(Source material)

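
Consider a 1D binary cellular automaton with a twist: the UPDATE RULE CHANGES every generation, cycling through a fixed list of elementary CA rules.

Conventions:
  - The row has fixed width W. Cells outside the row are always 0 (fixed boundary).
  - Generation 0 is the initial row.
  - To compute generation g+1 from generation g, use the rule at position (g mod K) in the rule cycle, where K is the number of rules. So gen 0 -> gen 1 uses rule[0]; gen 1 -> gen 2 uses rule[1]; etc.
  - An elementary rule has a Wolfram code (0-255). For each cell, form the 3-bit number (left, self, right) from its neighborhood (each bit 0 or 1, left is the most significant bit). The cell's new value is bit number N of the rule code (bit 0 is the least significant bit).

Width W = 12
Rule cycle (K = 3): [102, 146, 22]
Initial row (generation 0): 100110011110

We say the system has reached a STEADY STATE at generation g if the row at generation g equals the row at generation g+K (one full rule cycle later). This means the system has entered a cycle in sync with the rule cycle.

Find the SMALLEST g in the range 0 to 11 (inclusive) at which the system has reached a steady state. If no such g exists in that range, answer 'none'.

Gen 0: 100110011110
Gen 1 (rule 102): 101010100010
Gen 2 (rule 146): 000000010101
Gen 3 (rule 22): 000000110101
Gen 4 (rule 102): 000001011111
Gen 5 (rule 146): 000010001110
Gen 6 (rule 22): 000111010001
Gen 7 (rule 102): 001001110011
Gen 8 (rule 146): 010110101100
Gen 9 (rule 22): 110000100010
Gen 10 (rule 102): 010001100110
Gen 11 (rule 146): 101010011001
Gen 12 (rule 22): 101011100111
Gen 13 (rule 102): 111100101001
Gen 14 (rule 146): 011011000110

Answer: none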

(End Source material)

Exercise goal: From the line containing "Initial row (generation 0): 100110011110" to the last line of the material, please quote every line exactly and only those.

Answer space:
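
Initial row (generation 0): 100110011110

We say the system has reached a STEADY STATE at generation g if the row at generation g equals the row at generation g+K (one full rule cycle later). This means the system has entered a cycle in sync with the rule cycle.

Find the SMALLEST g in the range 0 to 11 (inclusive) at which the system has reached a steady state. If no such g exists in that range, answer 'none'.

Gen 0: 100110011110
Gen 1 (rule 102): 101010100010
Gen 2 (rule 146): 000000010101
Gen 3 (rule 22): 000000110101
Gen 4 (rule 102): 000001011111
Gen 5 (rule 146): 000010001110
Gen 6 (rule 22): 000111010001
Gen 7 (rule 102): 001001110011
Gen 8 (rule 146): 010110101100
Gen 9 (rule 22): 110000100010
Gen 10 (rule 102): 010001100110
Gen 11 (rule 146): 101010011001
Gen 12 (rule 22): 101011100111
Gen 13 (rule 102): 111100101001
Gen 14 (rule 146): 011011000110

Answer: none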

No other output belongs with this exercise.